DATA SUPPLIED:
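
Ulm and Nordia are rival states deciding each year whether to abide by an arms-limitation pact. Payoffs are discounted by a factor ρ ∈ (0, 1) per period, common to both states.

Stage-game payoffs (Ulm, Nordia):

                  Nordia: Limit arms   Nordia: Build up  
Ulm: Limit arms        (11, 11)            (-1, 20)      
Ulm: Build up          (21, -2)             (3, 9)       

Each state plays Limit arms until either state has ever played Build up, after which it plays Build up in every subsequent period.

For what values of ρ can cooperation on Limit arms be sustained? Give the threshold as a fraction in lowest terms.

9/11

Ulm: cooperation gives 11 each period; deviation gives 21 once then 3 forever.
  11/(1−ρ) ≥ 21 + 3ρ/(1−ρ) ⇒ ρ ≥ 10/18 = 5/9.
Nordia: cooperation gives 11 each period; deviation gives 20 once then 9 forever.
  ρ ≥ 9/11.
Both must hold, so the binding constraint is Nordia's: ρ ≥ 9/11.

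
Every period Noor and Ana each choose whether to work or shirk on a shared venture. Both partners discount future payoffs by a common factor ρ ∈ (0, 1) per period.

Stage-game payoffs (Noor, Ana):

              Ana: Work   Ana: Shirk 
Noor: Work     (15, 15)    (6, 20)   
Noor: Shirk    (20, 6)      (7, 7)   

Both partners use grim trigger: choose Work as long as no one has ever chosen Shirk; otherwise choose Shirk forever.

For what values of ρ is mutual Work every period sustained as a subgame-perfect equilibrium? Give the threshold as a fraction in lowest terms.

Cooperation forever yields 15 each period: 15/(1−ρ).
Deviating yields 20 once, then 7 forever: 20 + 7ρ/(1−ρ).
No profitable deviation requires 15/(1−ρ) ≥ 20 + 7ρ/(1−ρ).
Multiplying by (1−ρ): 15 ≥ 20(1−ρ) + 7ρ = 20 − 13ρ.
So 13ρ ≥ 5, i.e. ρ ≥ 5/13.

5/13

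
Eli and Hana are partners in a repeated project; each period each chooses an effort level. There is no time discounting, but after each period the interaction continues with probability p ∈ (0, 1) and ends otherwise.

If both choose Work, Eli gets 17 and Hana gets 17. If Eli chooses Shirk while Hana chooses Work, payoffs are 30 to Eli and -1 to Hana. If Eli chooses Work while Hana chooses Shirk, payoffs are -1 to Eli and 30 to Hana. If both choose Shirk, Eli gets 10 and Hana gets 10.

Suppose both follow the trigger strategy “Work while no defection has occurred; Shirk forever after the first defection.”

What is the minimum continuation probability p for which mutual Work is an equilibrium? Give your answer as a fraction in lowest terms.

13/20

With no time discounting, the continuation probability p plays the role of the discount factor.
Grim-trigger IC: 17/(1−p) ≥ 30 + 10p/(1−p) ⇒ p ≥ (30−17)/(30−10) = 13/20.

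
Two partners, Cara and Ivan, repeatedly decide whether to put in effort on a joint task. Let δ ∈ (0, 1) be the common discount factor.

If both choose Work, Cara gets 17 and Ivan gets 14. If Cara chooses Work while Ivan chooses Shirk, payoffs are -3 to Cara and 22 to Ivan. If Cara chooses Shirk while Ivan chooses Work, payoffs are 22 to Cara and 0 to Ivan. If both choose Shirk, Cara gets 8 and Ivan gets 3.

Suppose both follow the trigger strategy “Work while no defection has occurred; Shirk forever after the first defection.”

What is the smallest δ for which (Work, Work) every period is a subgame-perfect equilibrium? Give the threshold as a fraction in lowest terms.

Cara: cooperation gives 17 each period; deviation gives 22 once then 8 forever.
  17/(1−δ) ≥ 22 + 8δ/(1−δ) ⇒ δ ≥ 5/14.
Ivan: cooperation gives 14 each period; deviation gives 22 once then 3 forever.
  δ ≥ 8/19.
Both must hold, so the binding constraint is Ivan's: δ ≥ 8/19.

8/19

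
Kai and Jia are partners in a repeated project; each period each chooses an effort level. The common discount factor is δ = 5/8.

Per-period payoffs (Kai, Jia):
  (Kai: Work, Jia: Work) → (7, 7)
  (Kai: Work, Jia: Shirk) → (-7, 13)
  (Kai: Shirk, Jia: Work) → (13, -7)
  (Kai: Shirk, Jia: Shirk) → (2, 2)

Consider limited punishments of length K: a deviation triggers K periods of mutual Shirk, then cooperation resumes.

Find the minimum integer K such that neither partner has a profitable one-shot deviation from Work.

3

Need Σ_{k=1}^{K} δ^k ≥ (13−7)/(7−2) = 1.2000 at δ = 5/8.
At K = 2 the sum is 1.0156 < 1.2000; at K = 3 it is 1.2598 ≥ 1.2000.
So the minimum punishment length is K = 3.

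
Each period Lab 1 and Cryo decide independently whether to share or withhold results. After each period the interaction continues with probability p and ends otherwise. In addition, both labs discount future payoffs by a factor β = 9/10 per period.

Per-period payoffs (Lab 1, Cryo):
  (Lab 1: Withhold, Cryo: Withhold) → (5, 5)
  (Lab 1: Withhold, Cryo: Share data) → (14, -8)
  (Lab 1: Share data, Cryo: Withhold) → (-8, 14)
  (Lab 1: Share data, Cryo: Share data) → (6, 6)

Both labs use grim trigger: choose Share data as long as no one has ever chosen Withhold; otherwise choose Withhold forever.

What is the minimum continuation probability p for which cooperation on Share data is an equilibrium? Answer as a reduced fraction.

80/81

Expected continuation weight on next period's payoff is β·p = 9/10·p, which plays the role of the discount factor.
Cooperation requires 9/10·p ≥ (14−6)/(14−5) = 8/9, hence p ≥ 80/81.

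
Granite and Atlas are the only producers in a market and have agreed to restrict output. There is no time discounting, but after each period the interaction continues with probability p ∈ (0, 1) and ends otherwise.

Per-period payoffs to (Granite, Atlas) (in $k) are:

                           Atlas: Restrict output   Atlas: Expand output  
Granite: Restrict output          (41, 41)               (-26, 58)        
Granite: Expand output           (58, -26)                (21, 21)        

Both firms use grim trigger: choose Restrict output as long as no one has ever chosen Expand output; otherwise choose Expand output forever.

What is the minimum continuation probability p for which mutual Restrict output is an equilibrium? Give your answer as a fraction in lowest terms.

17/37

With no time discounting, the continuation probability p plays the role of the discount factor.
Grim-trigger IC: 41/(1−p) ≥ 58 + 21p/(1−p) ⇒ p ≥ (58−41)/(58−21) = 17/37.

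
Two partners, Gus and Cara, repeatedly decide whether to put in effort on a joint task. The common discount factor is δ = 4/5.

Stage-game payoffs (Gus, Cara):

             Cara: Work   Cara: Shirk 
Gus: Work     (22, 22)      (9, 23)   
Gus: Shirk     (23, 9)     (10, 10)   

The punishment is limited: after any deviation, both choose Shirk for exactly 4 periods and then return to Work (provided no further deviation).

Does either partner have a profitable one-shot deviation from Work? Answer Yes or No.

IC: δ+…+δ^4 ≥ (23−22)/(22−10) = 1/12.
At δ = 4/5: partial sum = 2.3616 ≥ 0.0833. Cooperation sustainable.

No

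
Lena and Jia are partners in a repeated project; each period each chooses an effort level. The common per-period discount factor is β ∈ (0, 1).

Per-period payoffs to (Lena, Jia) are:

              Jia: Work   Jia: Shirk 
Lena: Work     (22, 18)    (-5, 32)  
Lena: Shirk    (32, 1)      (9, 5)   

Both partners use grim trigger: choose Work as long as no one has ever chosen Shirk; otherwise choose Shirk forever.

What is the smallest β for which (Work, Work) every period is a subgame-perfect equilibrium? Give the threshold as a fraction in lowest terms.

14/27

Lena: cooperation gives 22 each period; deviation gives 32 once then 9 forever.
  22/(1−β) ≥ 32 + 9β/(1−β) ⇒ β ≥ 10/23.
Jia: cooperation gives 18 each period; deviation gives 32 once then 5 forever.
  β ≥ 14/27.
Both must hold, so the binding constraint is Jia's: β ≥ 14/27.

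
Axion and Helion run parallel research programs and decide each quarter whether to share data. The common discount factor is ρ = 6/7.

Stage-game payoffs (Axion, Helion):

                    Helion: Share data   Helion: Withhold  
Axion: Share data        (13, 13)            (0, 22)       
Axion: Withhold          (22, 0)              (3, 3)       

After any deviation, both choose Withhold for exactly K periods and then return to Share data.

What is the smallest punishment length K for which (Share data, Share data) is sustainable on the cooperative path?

Need Σ_{k=1}^{K} ρ^k ≥ (22−13)/(13−3) = 0.9000 at ρ = 6/7.
At K = 1 the sum is 0.8571 < 0.9000; at K = 2 it is 1.5918 ≥ 0.9000.
So the minimum punishment length is K = 2.

2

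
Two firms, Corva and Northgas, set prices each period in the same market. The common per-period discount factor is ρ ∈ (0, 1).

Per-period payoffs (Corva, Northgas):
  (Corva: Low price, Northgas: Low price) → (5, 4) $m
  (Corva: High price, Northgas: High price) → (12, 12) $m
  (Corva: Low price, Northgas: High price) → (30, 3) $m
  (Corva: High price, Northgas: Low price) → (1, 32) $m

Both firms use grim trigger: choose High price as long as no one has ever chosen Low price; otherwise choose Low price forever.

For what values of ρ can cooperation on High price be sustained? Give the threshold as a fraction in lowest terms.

18/25

Corva: cooperation gives 12 each period; deviation gives 30 once then 5 forever.
  12/(1−ρ) ≥ 30 + 5ρ/(1−ρ) ⇒ ρ ≥ 18/25.
Northgas: cooperation gives 12 each period; deviation gives 32 once then 4 forever.
  ρ ≥ 20/28 = 5/7.
Both must hold, so the binding constraint is Corva's: ρ ≥ 18/25.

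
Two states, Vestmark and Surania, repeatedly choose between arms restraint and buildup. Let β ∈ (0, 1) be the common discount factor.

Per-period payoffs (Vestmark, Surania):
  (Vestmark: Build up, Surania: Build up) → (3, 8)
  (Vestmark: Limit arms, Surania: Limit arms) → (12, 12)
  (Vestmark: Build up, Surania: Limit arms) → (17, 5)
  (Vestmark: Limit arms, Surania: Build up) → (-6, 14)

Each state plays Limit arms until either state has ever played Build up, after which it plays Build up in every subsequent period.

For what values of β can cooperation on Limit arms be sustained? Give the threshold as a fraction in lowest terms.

Vestmark: cooperation gives 12 each period; deviation gives 17 once then 3 forever.
  12/(1−β) ≥ 17 + 3β/(1−β) ⇒ β ≥ 5/14.
Surania: cooperation gives 12 each period; deviation gives 14 once then 8 forever.
  β ≥ 2/6 = 1/3.
Both must hold, so the binding constraint is Vestmark's: β ≥ 5/14.

5/14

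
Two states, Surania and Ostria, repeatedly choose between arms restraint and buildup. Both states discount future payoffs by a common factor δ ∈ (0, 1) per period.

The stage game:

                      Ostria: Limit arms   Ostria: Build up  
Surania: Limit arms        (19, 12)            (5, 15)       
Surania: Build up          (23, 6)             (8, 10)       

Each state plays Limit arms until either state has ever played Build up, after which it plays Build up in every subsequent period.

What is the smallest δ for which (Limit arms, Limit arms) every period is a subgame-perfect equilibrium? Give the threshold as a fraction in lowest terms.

3/5

For Surania: deviation gain 23−19 = 4, per-period punishment loss 19−8 = 11. IC gives δ ≥ 4/15.
For Ostria: gain 3, loss 2 per period, so δ ≥ 3/5.
The tighter constraint is Ostria's, so cooperation needs δ ≥ 3/5.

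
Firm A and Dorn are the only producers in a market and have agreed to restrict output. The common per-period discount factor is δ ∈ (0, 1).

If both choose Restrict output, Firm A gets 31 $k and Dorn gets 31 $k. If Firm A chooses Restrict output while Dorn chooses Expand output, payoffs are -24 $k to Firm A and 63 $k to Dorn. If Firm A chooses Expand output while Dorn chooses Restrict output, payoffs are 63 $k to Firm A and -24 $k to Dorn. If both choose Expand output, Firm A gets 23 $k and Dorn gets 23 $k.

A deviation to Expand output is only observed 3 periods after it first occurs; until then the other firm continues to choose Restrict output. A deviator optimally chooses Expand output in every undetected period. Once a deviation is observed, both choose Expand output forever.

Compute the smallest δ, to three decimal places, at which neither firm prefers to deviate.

0.928

Deviating for the 3 undetected periods gains 63−31 = 32 per period over cooperation, then loses 31−23 = 8 per period forever once punishment starts.
Gain: 32(1 + δ + … + δ^2); loss: 8·δ^3/(1−δ).
No profitable deviation ⇔ 32(1−δ^3) ≤ 8·δ^3, i.e. δ^3 ≥ 32/(32+8) = 4/5.
Hence δ ≥ (4/5)^(1/3) ≈ 0.928.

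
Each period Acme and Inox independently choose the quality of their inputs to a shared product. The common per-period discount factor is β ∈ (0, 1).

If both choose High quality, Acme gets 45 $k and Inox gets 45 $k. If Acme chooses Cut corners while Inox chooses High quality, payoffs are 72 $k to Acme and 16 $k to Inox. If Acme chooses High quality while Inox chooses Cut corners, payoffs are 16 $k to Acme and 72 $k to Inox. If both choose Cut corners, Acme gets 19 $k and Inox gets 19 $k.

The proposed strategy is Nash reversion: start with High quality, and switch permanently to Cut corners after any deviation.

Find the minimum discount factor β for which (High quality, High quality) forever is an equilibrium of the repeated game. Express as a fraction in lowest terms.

27/53

Cooperation forever yields 45 each period: 45/(1−β).
Deviating yields 72 once, then 19 forever: 72 + 19β/(1−β).
No profitable deviation requires 45/(1−β) ≥ 72 + 19β/(1−β).
Multiplying by (1−β): 45 ≥ 72(1−β) + 19β = 72 − 53β.
So 53β ≥ 27, i.e. β ≥ 27/53.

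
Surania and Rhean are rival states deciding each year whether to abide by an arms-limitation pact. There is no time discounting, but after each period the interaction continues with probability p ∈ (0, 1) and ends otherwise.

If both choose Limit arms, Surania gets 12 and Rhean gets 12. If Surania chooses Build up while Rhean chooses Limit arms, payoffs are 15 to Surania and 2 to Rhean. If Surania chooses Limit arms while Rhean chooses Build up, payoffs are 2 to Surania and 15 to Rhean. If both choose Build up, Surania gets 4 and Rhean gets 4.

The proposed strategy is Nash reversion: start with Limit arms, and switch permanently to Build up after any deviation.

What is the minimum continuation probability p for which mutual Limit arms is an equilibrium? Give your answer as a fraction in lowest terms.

With no time discounting, the continuation probability p plays the role of the discount factor.
Grim-trigger IC: 12/(1−p) ≥ 15 + 4p/(1−p) ⇒ p ≥ (15−12)/(15−4) = 3/11.

3/11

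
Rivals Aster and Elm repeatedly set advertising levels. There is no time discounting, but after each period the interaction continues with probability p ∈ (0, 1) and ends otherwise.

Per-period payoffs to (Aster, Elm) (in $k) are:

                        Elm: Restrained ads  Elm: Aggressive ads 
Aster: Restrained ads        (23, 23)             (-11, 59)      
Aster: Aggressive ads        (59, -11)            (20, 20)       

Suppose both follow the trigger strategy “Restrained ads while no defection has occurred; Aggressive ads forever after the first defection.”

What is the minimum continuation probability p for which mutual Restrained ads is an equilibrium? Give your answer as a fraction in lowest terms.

Expected cooperation value is 23 + p·23 + p²·23 + … = 23/(1−p); deviation gives 59 + p·20/(1−p).
23 ≥ 59(1−p) + 20p ⇒ 39p ≥ 36 ⇒ p ≥ 36/39 = 12/13.

12/13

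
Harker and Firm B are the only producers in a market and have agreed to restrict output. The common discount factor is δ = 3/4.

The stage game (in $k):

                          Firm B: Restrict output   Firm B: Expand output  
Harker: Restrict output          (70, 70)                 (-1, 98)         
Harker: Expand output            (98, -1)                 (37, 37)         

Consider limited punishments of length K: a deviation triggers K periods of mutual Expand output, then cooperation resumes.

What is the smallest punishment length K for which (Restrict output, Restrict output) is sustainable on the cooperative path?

No profitable deviation requires (70−37)(δ+…+δ^K) ≥ 98−70, i.e. δ+…+δ^K ≥ 28/33 ≈ 0.8485.
With δ = 3/4, the partial sums are K=1: 0.7500, K=2: 1.3125.
K = 2 is the first length at which the sum reaches 0.8485.

2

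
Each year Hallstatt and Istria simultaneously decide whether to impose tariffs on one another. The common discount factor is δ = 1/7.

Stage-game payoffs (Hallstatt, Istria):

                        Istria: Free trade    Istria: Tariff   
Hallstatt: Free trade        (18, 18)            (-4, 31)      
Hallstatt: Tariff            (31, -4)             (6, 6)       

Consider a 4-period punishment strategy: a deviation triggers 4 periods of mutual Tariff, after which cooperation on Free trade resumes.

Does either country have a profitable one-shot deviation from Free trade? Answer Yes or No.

Yes

IC: δ+…+δ^4 ≥ (31−18)/(18−6) = 13/12.
At δ = 1/7: partial sum = 0.1666 < 1.0833. Cooperation not sustainable.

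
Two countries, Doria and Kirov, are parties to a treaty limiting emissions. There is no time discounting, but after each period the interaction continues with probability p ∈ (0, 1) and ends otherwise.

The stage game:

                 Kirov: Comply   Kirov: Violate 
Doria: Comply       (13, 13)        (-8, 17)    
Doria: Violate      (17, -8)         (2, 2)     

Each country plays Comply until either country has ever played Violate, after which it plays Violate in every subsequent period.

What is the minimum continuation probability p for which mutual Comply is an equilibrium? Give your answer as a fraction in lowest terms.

Expected cooperation value is 13 + p·13 + p²·13 + … = 13/(1−p); deviation gives 17 + p·2/(1−p).
13 ≥ 17(1−p) + 2p ⇒ 15p ≥ 4 ⇒ p ≥ 4/15.

4/15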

EXERCISE: Could you tally how many lines of the material above include the word "Atlas" and reply with only that count?

SOLVED PROBLEM: 3